The problem =>
Look through the records below for the line with "A fisheries survey". Return that line and each one after it up to and including the line with "Stratum C: Nₕ = 5661, Sₕ = 7.", exactly.
─── Data records ───
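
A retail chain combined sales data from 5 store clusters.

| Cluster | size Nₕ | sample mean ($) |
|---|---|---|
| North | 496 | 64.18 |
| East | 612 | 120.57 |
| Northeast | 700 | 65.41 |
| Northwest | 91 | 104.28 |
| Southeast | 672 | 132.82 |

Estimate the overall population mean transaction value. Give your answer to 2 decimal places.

x̄_st = (Σ Nₕx̄ₕ) / (Σ Nₕ) = (496·64.18 + 612·120.57 + 700·65.41 + 91·104.28 + 672·132.82) / 2571
= 250153.64 / 2571 = 97.2982... → 97.30.

97.30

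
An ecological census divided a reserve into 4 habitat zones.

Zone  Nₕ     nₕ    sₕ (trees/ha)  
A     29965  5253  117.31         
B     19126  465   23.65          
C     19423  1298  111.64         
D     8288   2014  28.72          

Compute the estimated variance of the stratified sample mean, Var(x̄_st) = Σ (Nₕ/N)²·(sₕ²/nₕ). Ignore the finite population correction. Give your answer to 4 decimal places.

N = 76802; Wₕ = Nₕ/N.
zone A: (29965/76802)²·117.31²/5253 = 0.3987918
zone B: (19126/76802)²·23.65²/465 = 0.0745955
zone C: (19423/76802)²·111.64²/1298 = 0.6141190
zone D: (8288/76802)²·28.72²/2014 = 0.0047694
Sum = 1.0922756 → 1.0923.

1.0923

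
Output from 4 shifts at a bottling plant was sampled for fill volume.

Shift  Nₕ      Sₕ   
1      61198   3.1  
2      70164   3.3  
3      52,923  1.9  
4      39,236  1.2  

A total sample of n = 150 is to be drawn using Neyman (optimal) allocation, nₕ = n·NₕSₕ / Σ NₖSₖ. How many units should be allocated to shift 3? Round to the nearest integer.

1: NₕSₕ = 61198·3.1 = 189713.8
2: NₕSₕ = 70164·3.3 = 231541.2
3: NₕSₕ = 52923·1.9 = 100553.7
4: NₕSₕ = 39236·1.2 = 47083.2
Σ NₕSₕ = 568891.9.
n_3 = 150·100553.7/568891.9 = 26.513... → 27.

27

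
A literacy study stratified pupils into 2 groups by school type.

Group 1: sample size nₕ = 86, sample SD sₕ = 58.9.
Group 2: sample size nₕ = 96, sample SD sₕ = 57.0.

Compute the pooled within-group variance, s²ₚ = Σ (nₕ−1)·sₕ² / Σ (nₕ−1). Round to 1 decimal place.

3353.0

1: (86−1)·58.9² = 85·3469.21 = 294882.85
2: (96−1)·57.0² = 95·3249 = 308655
Numerator = 603537.85; denominator = Σ(nₕ−1) = 180.
s²ₚ = 603537.85/180 = 3352.988... → 3353.0.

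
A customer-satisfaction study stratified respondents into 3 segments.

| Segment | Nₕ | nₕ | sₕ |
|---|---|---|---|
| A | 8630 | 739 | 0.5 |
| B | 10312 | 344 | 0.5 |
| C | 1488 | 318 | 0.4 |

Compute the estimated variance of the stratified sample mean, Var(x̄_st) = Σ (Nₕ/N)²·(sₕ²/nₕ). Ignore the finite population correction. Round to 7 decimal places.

0.0002482

N = 20430. Term for each stratum: Wₕ²sₕ²/nₕ.
Var(x̄_st) = 0.0000603643 + 0.0001851530 + 0.0000026691 = 0.0002481864 → 0.0002482.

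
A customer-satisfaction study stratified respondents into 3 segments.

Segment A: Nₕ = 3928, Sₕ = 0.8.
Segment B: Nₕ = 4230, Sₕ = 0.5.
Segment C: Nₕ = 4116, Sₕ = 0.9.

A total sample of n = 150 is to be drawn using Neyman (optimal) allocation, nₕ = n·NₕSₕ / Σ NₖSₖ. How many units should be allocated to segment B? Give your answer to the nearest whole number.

A: NₕSₕ = 3928·0.8 = 3142.4
B: NₕSₕ = 4230·0.5 = 2115
C: NₕSₕ = 4116·0.9 = 3704.4
Σ NₕSₕ = 8961.8.
n_B = 150·2115/8961.8 = 35.400... → 35.

35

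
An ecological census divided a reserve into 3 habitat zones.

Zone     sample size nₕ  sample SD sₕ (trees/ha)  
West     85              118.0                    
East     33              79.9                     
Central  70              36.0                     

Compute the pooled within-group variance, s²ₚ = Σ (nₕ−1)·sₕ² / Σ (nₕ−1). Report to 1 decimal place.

7909.9

Degrees of freedom: 84 + 32 + 69 = 185.
Σ(nₕ−1)sₕ² = 84·13924 + 32·6384.01 + 69·1296 = 1463328.32.
s²ₚ = 1463328.32 / 185 = 7909.883... → 7909.9.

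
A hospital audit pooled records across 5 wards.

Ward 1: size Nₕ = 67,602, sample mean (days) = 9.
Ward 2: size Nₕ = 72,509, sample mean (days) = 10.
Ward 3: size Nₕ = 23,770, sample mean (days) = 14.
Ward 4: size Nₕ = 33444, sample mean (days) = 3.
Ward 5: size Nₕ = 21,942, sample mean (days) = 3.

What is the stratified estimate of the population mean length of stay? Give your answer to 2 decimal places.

8.36

x̄_st = (Σ Nₕx̄ₕ) / (Σ Nₕ) = (67602·9 + 72509·10 + 23770·14 + 33444·3 + 21942·3) / 219267
= 1832446 / 219267 = 8.3571... → 8.36.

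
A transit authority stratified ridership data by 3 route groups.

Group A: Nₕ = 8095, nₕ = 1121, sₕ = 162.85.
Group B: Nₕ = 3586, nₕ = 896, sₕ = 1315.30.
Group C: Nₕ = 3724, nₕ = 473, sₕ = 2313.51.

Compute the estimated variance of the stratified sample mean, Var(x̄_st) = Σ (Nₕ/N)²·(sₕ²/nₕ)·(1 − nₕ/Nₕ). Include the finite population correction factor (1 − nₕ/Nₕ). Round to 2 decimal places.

661.39

N = 15405. Term for each stratum: Wₕ²sₕ²/nₕ·(1−nₕ/Nₕ).
Var(x̄_st) = 5.62789 + 78.48394 + 577.27780 = 661.38963 → 661.39.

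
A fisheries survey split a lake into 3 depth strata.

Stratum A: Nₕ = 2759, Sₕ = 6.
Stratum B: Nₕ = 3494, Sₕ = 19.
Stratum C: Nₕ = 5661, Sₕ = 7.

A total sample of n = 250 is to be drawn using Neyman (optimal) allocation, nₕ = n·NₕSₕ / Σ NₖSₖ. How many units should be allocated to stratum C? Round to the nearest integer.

81

Σ NₕSₕ = 2759·6 + 3494·19 + 5661·7 = 122567.
Share for C: 39627/122567 = 0.32331.
n_C = 250 × 0.32331 = 80.827... → 81.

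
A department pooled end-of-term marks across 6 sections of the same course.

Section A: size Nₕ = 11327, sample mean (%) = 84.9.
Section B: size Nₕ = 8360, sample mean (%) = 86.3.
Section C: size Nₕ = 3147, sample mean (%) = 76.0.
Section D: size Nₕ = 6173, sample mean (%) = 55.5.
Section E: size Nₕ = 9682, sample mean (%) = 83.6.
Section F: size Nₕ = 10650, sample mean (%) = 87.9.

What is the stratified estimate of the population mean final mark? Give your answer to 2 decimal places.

81.28

x̄_st = (Σ Nₕx̄ₕ) / (Σ Nₕ) = (11327·84.9 + 8360·86.3 + 3147·76.0 + 6173·55.5 + 9682·83.6 + 10650·87.9) / 49339
= 4010454 / 49339 = 81.2836... → 81.28.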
───
Written answer =>
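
A fisheries survey split a lake into 3 depth strata.

Stratum A: Nₕ = 2759, Sₕ = 6.
Stratum B: Nₕ = 3494, Sₕ = 19.
Stratum C: Nₕ = 5661, Sₕ = 7.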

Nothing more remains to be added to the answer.